**INSTRUCTIONS TO FOLLOW:**
Reproduce all records below exactly.

------ DATASET ENTRIES

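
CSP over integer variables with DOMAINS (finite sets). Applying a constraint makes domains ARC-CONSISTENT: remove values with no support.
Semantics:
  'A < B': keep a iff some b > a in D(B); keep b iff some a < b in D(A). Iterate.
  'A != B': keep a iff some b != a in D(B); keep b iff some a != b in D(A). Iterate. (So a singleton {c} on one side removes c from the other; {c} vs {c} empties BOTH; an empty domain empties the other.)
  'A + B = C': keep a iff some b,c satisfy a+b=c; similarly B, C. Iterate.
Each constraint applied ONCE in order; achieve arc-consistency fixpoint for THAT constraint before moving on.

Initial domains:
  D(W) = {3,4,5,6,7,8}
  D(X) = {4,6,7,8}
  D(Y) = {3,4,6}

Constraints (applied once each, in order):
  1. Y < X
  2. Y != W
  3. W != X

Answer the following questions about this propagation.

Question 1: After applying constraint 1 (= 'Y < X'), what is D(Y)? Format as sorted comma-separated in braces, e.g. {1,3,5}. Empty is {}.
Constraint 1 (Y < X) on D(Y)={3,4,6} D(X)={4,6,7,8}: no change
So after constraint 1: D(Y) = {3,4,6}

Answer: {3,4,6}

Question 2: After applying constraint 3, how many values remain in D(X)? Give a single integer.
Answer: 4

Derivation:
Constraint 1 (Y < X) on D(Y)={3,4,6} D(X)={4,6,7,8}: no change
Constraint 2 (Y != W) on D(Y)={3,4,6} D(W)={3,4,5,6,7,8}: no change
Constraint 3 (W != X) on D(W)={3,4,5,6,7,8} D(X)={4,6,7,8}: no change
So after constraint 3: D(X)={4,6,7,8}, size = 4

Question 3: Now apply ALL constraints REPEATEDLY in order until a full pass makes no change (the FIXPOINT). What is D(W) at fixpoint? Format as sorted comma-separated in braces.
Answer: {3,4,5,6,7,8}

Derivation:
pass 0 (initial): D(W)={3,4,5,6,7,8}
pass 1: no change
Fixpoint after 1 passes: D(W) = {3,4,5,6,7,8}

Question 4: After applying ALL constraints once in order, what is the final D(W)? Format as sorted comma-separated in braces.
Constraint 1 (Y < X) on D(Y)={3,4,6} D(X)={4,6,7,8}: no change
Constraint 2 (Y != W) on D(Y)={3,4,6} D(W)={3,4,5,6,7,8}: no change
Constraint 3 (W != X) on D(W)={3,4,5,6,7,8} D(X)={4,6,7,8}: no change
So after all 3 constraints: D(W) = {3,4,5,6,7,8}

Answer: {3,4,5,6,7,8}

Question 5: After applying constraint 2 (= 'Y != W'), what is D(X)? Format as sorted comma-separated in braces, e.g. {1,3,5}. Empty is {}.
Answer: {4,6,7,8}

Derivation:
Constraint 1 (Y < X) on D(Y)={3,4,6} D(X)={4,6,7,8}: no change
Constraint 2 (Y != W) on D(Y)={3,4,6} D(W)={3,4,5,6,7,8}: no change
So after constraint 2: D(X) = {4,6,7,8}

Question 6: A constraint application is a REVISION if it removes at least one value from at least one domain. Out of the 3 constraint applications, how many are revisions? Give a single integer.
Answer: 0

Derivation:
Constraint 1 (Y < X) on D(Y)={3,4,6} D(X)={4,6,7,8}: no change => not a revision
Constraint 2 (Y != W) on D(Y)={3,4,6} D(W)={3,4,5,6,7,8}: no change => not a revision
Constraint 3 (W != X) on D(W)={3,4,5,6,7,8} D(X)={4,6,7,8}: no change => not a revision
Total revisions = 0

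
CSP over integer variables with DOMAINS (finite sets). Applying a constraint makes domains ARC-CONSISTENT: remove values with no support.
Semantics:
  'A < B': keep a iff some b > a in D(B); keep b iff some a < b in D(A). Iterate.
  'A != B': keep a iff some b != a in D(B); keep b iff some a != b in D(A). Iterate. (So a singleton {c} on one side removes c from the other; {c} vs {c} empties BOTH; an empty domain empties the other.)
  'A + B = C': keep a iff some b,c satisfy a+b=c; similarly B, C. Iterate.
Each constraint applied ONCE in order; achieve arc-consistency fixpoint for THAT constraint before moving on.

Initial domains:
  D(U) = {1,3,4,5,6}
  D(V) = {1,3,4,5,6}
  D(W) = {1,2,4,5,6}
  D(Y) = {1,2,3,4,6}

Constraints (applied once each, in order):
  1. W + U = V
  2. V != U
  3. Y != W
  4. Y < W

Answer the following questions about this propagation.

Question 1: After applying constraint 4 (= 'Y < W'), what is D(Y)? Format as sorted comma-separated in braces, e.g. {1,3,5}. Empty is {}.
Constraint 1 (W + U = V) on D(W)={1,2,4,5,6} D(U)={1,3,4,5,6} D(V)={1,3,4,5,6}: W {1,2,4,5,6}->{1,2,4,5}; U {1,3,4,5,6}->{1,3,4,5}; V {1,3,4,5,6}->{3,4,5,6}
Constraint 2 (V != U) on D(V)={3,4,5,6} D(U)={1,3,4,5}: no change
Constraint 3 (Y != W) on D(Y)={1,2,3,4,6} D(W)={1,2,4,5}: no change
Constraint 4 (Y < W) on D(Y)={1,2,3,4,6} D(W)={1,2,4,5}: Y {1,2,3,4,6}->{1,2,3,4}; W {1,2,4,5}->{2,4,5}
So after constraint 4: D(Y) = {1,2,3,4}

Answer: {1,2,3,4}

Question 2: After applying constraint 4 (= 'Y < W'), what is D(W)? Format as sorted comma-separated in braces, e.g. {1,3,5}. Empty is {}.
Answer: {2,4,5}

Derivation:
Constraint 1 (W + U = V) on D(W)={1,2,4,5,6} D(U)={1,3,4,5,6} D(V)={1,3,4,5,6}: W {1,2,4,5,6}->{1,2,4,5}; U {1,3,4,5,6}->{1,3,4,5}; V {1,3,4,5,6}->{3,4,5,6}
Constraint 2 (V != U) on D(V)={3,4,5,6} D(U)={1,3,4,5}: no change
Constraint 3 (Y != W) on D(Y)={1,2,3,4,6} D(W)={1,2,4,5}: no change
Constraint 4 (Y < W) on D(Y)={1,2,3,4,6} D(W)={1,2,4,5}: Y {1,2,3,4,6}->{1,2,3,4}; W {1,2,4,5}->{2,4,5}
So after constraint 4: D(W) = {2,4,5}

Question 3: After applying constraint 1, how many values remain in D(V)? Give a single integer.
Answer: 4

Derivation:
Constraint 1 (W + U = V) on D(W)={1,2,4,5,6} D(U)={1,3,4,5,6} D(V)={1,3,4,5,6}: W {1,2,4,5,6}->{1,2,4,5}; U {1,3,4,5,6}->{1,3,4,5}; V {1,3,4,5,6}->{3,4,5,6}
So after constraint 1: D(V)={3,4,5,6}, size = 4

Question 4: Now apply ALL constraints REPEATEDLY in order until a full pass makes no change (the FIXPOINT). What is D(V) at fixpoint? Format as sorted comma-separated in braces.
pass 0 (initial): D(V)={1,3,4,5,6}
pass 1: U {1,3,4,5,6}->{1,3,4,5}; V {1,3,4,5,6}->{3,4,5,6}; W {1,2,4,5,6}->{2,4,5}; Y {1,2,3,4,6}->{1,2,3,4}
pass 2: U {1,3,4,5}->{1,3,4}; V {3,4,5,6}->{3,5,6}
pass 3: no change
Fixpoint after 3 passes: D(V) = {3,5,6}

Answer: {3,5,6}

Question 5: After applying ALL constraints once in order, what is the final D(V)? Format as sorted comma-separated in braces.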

------------

**TASK RESULT:**
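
CSP over integer variables with DOMAINS (finite sets). Applying a constraint makes domains ARC-CONSISTENT: remove values with no support.
Semantics:
  'A < B': keep a iff some b > a in D(B); keep b iff some a < b in D(A). Iterate.
  'A != B': keep a iff some b != a in D(B); keep b iff some a != b in D(A). Iterate. (So a singleton {c} on one side removes c from the other; {c} vs {c} empties BOTH; an empty domain empties the other.)
  'A + B = C': keep a iff some b,c satisfy a+b=c; similarly B, C. Iterate.
Each constraint applied ONCE in order; achieve arc-consistency fixpoint for THAT constraint before moving on.

Initial domains:
  D(W) = {3,4,5,6,7,8}
  D(X) = {4,6,7,8}
  D(Y) = {3,4,6}

Constraints (applied once each, in order):
  1. Y < X
  2. Y != W
  3. W != X

Answer the following questions about this propagation.

Question 1: After applying constraint 1 (= 'Y < X'), what is D(Y)? Format as sorted comma-separated in braces, e.g. {1,3,5}. Empty is {}.
Constraint 1 (Y < X) on D(Y)={3,4,6} D(X)={4,6,7,8}: no change
So after constraint 1: D(Y) = {3,4,6}

Answer: {3,4,6}

Question 2: After applying constraint 3, how many values remain in D(X)? Give a single integer.
Answer: 4

Derivation:
Constraint 1 (Y < X) on D(Y)={3,4,6} D(X)={4,6,7,8}: no change
Constraint 2 (Y != W) on D(Y)={3,4,6} D(W)={3,4,5,6,7,8}: no change
Constraint 3 (W != X) on D(W)={3,4,5,6,7,8} D(X)={4,6,7,8}: no change
So after constraint 3: D(X)={4,6,7,8}, size = 4

Question 3: Now apply ALL constraints REPEATEDLY in order until a full pass makes no change (the FIXPOINT). What is D(W) at fixpoint? Format as sorted comma-separated in braces.
Answer: {3,4,5,6,7,8}

Derivation:
pass 0 (initial): D(W)={3,4,5,6,7,8}
pass 1: no change
Fixpoint after 1 passes: D(W) = {3,4,5,6,7,8}

Question 4: After applying ALL constraints once in order, what is the final D(W)? Format as sorted comma-separated in braces.
Constraint 1 (Y < X) on D(Y)={3,4,6} D(X)={4,6,7,8}: no change
Constraint 2 (Y != W) on D(Y)={3,4,6} D(W)={3,4,5,6,7,8}: no change
Constraint 3 (W != X) on D(W)={3,4,5,6,7,8} D(X)={4,6,7,8}: no change
So after all 3 constraints: D(W) = {3,4,5,6,7,8}

Answer: {3,4,5,6,7,8}

Question 5: After applying constraint 2 (= 'Y != W'), what is D(X)? Format as sorted comma-separated in braces, e.g. {1,3,5}. Empty is {}.
Answer: {4,6,7,8}

Derivation:
Constraint 1 (Y < X) on D(Y)={3,4,6} D(X)={4,6,7,8}: no change
Constraint 2 (Y != W) on D(Y)={3,4,6} D(W)={3,4,5,6,7,8}: no change
So after constraint 2: D(X) = {4,6,7,8}

Question 6: A constraint application is a REVISION if it removes at least one value from at least one domain. Out of the 3 constraint applications, how many are revisions? Give a single integer.
Answer: 0

Derivation:
Constraint 1 (Y < X) on D(Y)={3,4,6} D(X)={4,6,7,8}: no change => not a revision
Constraint 2 (Y != W) on D(Y)={3,4,6} D(W)={3,4,5,6,7,8}: no change => not a revision
Constraint 3 (W != X) on D(W)={3,4,5,6,7,8} D(X)={4,6,7,8}: no change => not a revision
Total revisions = 0

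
CSP over integer variables with DOMAINS (finite sets). Applying a constraint makes domains ARC-CONSISTENT: remove values with no support.
Semantics:
  'A < B': keep a iff some b > a in D(B); keep b iff some a < b in D(A). Iterate.
  'A != B': keep a iff some b != a in D(B); keep b iff some a != b in D(A). Iterate. (So a singleton {c} on one side removes c from the other; {c} vs {c} empties BOTH; an empty domain empties the other.)
  'A + B = C': keep a iff some b,c satisfy a+b=c; similarly B, C. Iterate.
Each constraint applied ONCE in order; achieve arc-consistency fixpoint for THAT constraint before moving on.

Initial domains:
  D(U) = {1,3,4,5,6}
  D(V) = {1,3,4,5,6}
  D(W) = {1,2,4,5,6}
  D(Y) = {1,2,3,4,6}

Constraints (applied once each, in order):
  1. W + U = V
  2. V != U
  3. Y != W
  4. Y < W

Answer the following questions about this propagation.

Question 1: After applying constraint 4 (= 'Y < W'), what is D(Y)? Format as sorted comma-separated in braces, e.g. {1,3,5}. Empty is {}.
Constraint 1 (W + U = V) on D(W)={1,2,4,5,6} D(U)={1,3,4,5,6} D(V)={1,3,4,5,6}: W {1,2,4,5,6}->{1,2,4,5}; U {1,3,4,5,6}->{1,3,4,5}; V {1,3,4,5,6}->{3,4,5,6}
Constraint 2 (V != U) on D(V)={3,4,5,6} D(U)={1,3,4,5}: no change
Constraint 3 (Y != W) on D(Y)={1,2,3,4,6} D(W)={1,2,4,5}: no change
Constraint 4 (Y < W) on D(Y)={1,2,3,4,6} D(W)={1,2,4,5}: Y {1,2,3,4,6}->{1,2,3,4}; W {1,2,4,5}->{2,4,5}
So after constraint 4: D(Y) = {1,2,3,4}

Answer: {1,2,3,4}

Question 2: After applying constraint 4 (= 'Y < W'), what is D(W)? Format as sorted comma-separated in braces, e.g. {1,3,5}. Empty is {}.
Answer: {2,4,5}

Derivation:
Constraint 1 (W + U = V) on D(W)={1,2,4,5,6} D(U)={1,3,4,5,6} D(V)={1,3,4,5,6}: W {1,2,4,5,6}->{1,2,4,5}; U {1,3,4,5,6}->{1,3,4,5}; V {1,3,4,5,6}->{3,4,5,6}
Constraint 2 (V != U) on D(V)={3,4,5,6} D(U)={1,3,4,5}: no change
Constraint 3 (Y != W) on D(Y)={1,2,3,4,6} D(W)={1,2,4,5}: no change
Constraint 4 (Y < W) on D(Y)={1,2,3,4,6} D(W)={1,2,4,5}: Y {1,2,3,4,6}->{1,2,3,4}; W {1,2,4,5}->{2,4,5}
So after constraint 4: D(W) = {2,4,5}

Question 3: After applying constraint 1, how many values remain in D(V)? Give a single integer.
Answer: 4

Derivation:
Constraint 1 (W + U = V) on D(W)={1,2,4,5,6} D(U)={1,3,4,5,6} D(V)={1,3,4,5,6}: W {1,2,4,5,6}->{1,2,4,5}; U {1,3,4,5,6}->{1,3,4,5}; V {1,3,4,5,6}->{3,4,5,6}
So after constraint 1: D(V)={3,4,5,6}, size = 4

Question 4: Now apply ALL constraints REPEATEDLY in order until a full pass makes no change (the FIXPOINT). What is D(V) at fixpoint? Format as sorted comma-separated in braces.
pass 0 (initial): D(V)={1,3,4,5,6}
pass 1: U {1,3,4,5,6}->{1,3,4,5}; V {1,3,4,5,6}->{3,4,5,6}; W {1,2,4,5,6}->{2,4,5}; Y {1,2,3,4,6}->{1,2,3,4}
pass 2: U {1,3,4,5}->{1,3,4}; V {3,4,5,6}->{3,5,6}
pass 3: no change
Fixpoint after 3 passes: D(V) = {3,5,6}

Answer: {3,5,6}

Question 5: After applying ALL constraints once in order, what is the final D(V)? Format as sorted comma-separated in braces.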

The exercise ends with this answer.